# Exercise directions
Each record should be output exactly, with every character kept.

# Material shown
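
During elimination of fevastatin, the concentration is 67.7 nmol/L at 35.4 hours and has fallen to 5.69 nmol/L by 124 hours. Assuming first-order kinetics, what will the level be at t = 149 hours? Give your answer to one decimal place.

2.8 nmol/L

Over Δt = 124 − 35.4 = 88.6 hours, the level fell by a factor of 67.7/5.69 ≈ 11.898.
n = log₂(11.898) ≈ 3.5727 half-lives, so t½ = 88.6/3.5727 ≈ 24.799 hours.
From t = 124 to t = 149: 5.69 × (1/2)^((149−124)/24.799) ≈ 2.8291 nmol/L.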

# Result for this task
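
During elimination of fevastatin, the concentration is 67.7 nmol/L at 35.4 hours and has fallen to 5.69 nmol/L by 124 hours. Assuming first-order kinetics, what will the level be at t = 149 hours? Give your answer to one decimal place.

2.8 nmol/L

Over Δt = 124 − 35.4 = 88.6 hours, the level fell by a factor of 67.7/5.69 ≈ 11.898.
n = log₂(11.898) ≈ 3.5727 half-lives, so t½ = 88.6/3.5727 ≈ 24.799 hours.
From t = 124 to t = 149: 5.69 × (1/2)^((149−124)/24.799) ≈ 2.8291 nmol/L.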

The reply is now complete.